_EXERCISE DIRECTIONS:_
Looking through the listing that follows, count every line with the string "undirected" and state the number alone.

_GIVEN INFORMATION:_
◇ ◇ ◇ ◇

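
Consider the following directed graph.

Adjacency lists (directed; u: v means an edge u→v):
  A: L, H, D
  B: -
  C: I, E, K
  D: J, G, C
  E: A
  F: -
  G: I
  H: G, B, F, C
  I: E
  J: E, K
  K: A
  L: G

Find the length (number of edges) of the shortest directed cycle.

For each vertex v, BFS finds the shortest path from v back to v.
The shortest such closed walk is A → D → J → E → A, length 4.

4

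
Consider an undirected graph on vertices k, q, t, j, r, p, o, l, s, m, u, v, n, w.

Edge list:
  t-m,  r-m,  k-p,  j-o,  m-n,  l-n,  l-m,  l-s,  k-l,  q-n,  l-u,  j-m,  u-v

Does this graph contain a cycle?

Yes

DFS, tracking each vertex's parent; an edge to a visited non-parent vertex closes a cycle.
Start from l:
visit l (parent –)
  visit m (parent l)
    m–l: parent, skip
    visit t (parent m)
      t–m: parent, skip
    visit n (parent m)
      n–m: parent, skip
      n–l: l visited and ≠ parent → cycle
Cycle: l – m – n – l.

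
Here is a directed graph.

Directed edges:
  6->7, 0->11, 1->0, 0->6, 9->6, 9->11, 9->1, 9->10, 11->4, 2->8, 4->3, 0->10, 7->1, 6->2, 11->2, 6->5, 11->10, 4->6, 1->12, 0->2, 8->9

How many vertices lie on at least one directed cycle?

9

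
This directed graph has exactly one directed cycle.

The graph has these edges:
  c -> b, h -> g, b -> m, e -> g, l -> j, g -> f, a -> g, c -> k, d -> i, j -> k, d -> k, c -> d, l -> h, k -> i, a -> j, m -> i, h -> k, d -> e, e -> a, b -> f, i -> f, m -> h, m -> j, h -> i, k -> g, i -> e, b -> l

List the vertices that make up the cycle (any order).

DFS with gray/black marking from e:
e gray
  a gray
    j gray
      k gray
        g gray
          f gray
          f black
        g black
        i gray
          i→f: f black — skip
          i→e: e is gray → back edge
Back edge closes the cycle e → a → j → k → i → e; its vertices are {a, e, i, j, k}.

a, e, i, j, k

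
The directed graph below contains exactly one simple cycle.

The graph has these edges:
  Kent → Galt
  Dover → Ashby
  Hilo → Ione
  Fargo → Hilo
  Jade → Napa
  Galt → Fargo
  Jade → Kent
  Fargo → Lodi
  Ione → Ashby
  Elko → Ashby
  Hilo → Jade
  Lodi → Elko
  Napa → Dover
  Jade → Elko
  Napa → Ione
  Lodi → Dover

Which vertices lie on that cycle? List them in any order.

DFS with gray/black marking from Fargo:
Fargo gray
  Hilo gray
    Ione gray
      Ashby gray
      Ashby black
    Ione black
    Jade gray
      Kent gray
        Galt gray
          Galt→Fargo: Fargo is gray → back edge
Back edge closes the cycle Fargo → Hilo → Jade → Kent → Galt → Fargo; its vertices are {Galt, Hilo, Jade, Kent, Fargo}.

Galt, Hilo, Jade, Kent, Fargo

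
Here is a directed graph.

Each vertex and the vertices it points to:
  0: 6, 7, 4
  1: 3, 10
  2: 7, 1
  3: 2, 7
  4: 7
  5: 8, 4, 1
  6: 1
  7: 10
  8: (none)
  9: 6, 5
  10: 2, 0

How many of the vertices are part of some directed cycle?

8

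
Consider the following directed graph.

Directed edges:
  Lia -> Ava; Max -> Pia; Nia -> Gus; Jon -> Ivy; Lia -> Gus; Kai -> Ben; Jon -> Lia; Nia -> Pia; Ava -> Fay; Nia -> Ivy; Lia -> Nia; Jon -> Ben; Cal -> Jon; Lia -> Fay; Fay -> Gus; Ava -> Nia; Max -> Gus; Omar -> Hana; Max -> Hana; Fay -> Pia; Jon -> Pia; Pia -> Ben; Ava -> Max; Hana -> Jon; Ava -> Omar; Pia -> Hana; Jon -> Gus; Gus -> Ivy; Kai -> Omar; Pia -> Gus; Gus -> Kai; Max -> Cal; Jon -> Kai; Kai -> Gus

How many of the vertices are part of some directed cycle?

12

A vertex is on a directed cycle iff it belongs to a strongly connected component of size ≥ 2 (or has a self-loop).
The vertices on cycles are {Ava, Cal, Fay, Gus, Jon, Kai, Lia, Max, Nia, Pia, Hana, Omar} — 12 in total.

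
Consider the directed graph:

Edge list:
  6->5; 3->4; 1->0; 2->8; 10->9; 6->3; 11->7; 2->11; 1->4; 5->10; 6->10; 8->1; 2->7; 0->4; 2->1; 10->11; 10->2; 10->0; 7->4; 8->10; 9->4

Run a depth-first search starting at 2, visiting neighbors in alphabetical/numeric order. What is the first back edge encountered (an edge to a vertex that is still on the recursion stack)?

10→2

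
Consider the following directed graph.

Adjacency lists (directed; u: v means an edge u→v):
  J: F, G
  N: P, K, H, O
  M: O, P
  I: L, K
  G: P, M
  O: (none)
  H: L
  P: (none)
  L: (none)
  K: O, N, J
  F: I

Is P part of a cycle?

P lies on a cycle iff there is a path from P back to itself.
Exploring from P, it never reaches itself; equivalently, its strongly connected component is a singleton.

No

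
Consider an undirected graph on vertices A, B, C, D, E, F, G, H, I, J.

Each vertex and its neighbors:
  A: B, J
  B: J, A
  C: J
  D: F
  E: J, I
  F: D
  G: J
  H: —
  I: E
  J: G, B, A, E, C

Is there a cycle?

Yes

DFS, tracking each vertex's parent; an edge to a visited non-parent vertex closes a cycle.
Start from H:
visit H (parent –)
visit A (parent –)
  visit B (parent A)
    visit J (parent B)
      visit G (parent J)
        G–J: parent, skip
      J–B: parent, skip
      J–A: A visited and ≠ parent → cycle
Cycle: A – B – J – A.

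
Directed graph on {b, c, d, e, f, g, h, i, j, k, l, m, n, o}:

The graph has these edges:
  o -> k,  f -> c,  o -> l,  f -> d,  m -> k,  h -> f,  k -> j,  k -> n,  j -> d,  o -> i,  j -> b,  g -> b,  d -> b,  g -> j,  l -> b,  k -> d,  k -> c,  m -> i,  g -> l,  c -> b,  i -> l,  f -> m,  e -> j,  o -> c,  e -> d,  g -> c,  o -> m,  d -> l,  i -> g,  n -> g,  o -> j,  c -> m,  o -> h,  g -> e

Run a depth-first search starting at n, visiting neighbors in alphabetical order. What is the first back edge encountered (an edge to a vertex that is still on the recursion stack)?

i->g

DFS from n (visiting neighbors in alphabetical order); mark gray on enter, black on exit:
n gray
  g gray
    b gray
    b black
    c gray
      c→b: b black — skip
      m gray
        i gray
          i→g: g is gray → back edge
First back edge: i → g.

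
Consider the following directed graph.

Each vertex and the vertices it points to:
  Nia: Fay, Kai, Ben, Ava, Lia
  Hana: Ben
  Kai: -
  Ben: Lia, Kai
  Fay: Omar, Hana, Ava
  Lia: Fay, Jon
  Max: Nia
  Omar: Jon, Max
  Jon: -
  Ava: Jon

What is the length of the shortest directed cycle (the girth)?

For each vertex v, BFS finds the shortest path from v back to v.
The shortest such closed walk is Nia → Fay → Omar → Max → Nia, length 4.

4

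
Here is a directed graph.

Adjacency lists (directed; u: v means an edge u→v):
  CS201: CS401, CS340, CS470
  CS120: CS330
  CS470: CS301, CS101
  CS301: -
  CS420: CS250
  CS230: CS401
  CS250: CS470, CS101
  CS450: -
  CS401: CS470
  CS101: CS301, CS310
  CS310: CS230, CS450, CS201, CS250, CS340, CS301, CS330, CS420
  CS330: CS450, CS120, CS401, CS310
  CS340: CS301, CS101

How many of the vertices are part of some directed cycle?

11

A vertex is on a directed cycle iff it belongs to a strongly connected component of size ≥ 2 (or has a self-loop).
The vertices on cycles are {CS101, CS120, CS201, CS230, CS250, CS310, CS330, CS340, CS401, CS420, CS470} — 11 in total.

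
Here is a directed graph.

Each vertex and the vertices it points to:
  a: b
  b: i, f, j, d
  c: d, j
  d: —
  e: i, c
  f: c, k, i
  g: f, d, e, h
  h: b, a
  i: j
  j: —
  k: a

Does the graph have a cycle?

Yes

DFS with white/gray/black marking, starting from b:
b gray
  i gray
    j gray
    j black
  i black
  f gray
    c gray
      d gray
      d black
      c→j: j black — skip
    c black
    k gray
      a gray
        a→b: b is gray → back edge
Back edge found, so a cycle exists: b → f → k → a → b.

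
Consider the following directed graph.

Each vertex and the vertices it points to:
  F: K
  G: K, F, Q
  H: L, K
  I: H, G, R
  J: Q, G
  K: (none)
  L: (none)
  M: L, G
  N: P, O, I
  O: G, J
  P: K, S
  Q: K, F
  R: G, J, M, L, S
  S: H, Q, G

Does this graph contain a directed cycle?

DFS with white/gray/black marking, starting from K:
K gray
K black
F gray
  F→K: K black — skip
F black
G gray
  G→K: K black — skip
  G→F: F black — skip
  Q gray
    Q→K: K black — skip
    Q→F: F black — skip
  Q black
G black
H gray
  L gray
  L black
  H→K: K black — skip
H black
I gray
  I→H: H black — skip
  I→G: G black — skip
  R gray
    R→G: G black — skip
    J gray
      J→Q: Q black — skip
      J→G: G black — skip
    J black
    M gray
      M→L: L black — skip
      M→G: G black — skip
    M black
    R→L: L black — skip
    S gray
      S→H: H black — skip
      S→Q: Q black — skip
      S→G: G black — skip
    S black
  R black
I black
N gray
  P gray
    P→K: K black — skip
    P→S: S black — skip
  P black
  O gray
    O→G: G black — skip
    O→J: J black — skip
  O black
  N→I: I black — skip
N black
Every edge goes to a white or black vertex — no back edge, so the graph is acyclic.

No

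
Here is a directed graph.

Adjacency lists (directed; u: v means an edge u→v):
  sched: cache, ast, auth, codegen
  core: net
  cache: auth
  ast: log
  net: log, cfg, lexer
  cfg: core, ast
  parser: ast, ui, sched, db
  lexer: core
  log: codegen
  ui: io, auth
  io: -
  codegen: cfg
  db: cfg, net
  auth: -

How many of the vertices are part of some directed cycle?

7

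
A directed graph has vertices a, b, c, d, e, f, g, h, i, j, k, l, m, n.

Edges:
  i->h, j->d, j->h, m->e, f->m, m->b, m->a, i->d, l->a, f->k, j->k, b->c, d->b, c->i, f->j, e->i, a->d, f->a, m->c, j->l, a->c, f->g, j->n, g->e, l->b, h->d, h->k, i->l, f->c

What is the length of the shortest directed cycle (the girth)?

4

For each vertex v, BFS finds the shortest path from v back to v.
The shortest such closed walk is l → a → c → i → l, length 4.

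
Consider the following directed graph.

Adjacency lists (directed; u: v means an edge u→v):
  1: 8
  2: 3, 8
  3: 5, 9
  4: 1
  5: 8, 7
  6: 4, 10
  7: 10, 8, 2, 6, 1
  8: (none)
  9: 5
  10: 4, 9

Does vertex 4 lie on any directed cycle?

No

4 lies on a cycle iff there is a path from 4 back to itself.
Exploring from 4, it never reaches itself; equivalently, its strongly connected component is a singleton.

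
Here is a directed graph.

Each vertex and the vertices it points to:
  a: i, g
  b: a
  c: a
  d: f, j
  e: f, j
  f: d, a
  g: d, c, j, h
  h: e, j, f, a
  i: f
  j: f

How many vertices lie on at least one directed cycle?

A vertex is on a directed cycle iff it belongs to a strongly connected component of size ≥ 2 (or has a self-loop).
The vertices on cycles are {a, c, d, e, f, g, h, i, j} — 9 in total.

9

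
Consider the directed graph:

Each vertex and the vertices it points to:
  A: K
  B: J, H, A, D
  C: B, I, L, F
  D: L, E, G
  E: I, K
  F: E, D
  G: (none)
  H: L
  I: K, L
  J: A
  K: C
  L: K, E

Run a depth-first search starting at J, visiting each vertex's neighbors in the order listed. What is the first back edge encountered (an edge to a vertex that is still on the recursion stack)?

B→J

DFS from J (visiting each vertex's neighbors in the order listed); mark gray on enter, black on exit:
J gray
  A gray
    K gray
      C gray
        B gray
          B→J: J is gray → back edge
First back edge: B → J.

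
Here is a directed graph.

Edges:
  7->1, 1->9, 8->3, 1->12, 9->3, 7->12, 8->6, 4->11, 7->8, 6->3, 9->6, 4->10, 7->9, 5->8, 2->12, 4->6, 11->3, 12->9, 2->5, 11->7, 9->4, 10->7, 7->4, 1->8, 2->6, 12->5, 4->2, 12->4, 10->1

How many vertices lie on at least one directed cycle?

A vertex is on a directed cycle iff it belongs to a strongly connected component of size ≥ 2 (or has a self-loop).
The vertices on cycles are {1, 2, 4, 7, 9, 10, 11, 12} — 8 in total.

8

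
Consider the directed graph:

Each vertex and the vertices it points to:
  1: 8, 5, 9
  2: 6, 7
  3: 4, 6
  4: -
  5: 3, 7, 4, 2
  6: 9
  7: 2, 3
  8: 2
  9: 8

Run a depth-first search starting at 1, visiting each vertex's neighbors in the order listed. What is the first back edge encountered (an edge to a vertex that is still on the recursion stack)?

DFS from 1 (visiting each vertex's neighbors in the order listed); mark gray on enter, black on exit:
1 gray
  8 gray
    2 gray
      6 gray
        9 gray
          9→8: 8 is gray → back edge
First back edge: 9 → 8.

9→8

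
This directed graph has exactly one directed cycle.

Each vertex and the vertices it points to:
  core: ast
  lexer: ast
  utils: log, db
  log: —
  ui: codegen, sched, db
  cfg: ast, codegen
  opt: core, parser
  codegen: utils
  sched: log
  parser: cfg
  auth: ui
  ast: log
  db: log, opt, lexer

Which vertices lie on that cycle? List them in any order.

db, cfg, opt, utils, parser, codegen

DFS with gray/black marking from db:
db gray
  log gray
  log black
  opt gray
    core gray
      ast gray
        ast→log: log black — skip
      ast black
    core black
    parser gray
      cfg gray
        cfg→ast: ast black — skip
        codegen gray
          utils gray
            utils→log: log black — skip
            utils→db: db is gray → back edge
Back edge closes the cycle db → opt → parser → cfg → codegen → utils → db; its vertices are {db, cfg, opt, utils, parser, codegen}.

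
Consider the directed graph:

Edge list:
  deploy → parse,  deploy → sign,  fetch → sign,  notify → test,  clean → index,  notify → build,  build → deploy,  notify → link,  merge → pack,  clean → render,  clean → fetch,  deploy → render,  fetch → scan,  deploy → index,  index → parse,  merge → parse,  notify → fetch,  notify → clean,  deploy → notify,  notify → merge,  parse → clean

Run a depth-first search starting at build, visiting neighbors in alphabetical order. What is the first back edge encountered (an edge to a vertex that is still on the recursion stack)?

clean->index

DFS from build (visiting neighbors in alphabetical order); mark gray on enter, black on exit:
build gray
  deploy gray
    index gray
      parse gray
        clean gray
          fetch gray
            scan gray
            scan black
            sign gray
            sign black
          fetch black
          clean→index: index is gray → back edge
First back edge: clean → index.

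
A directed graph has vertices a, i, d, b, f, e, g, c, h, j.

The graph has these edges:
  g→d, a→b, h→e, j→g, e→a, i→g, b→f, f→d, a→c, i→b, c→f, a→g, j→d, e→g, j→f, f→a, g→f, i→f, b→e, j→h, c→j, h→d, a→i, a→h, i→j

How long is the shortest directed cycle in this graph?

3

For each vertex v, BFS finds the shortest path from v back to v.
The shortest such closed walk is a → i → f → a, length 3.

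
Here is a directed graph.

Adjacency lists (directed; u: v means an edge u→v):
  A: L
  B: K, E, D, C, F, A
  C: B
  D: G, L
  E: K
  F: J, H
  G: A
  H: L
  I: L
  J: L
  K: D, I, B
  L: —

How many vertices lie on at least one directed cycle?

4

A vertex is on a directed cycle iff it belongs to a strongly connected component of size ≥ 2 (or has a self-loop).
The vertices on cycles are {B, C, E, K} — 4 in total.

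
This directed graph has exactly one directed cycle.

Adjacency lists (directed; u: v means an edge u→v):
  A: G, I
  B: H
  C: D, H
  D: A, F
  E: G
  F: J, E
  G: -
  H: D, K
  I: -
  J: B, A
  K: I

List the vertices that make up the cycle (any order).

B, D, F, H, J

DFS with gray/black marking from H:
H gray
  D gray
    A gray
      G gray
      G black
      I gray
      I black
    A black
    F gray
      J gray
        B gray
          B→H: H is gray → back edge
Back edge closes the cycle H → D → F → J → B → H; its vertices are {B, D, F, H, J}.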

◇ ◇ ◇ ◇

_SOLUTION TO THIS TASK:_
2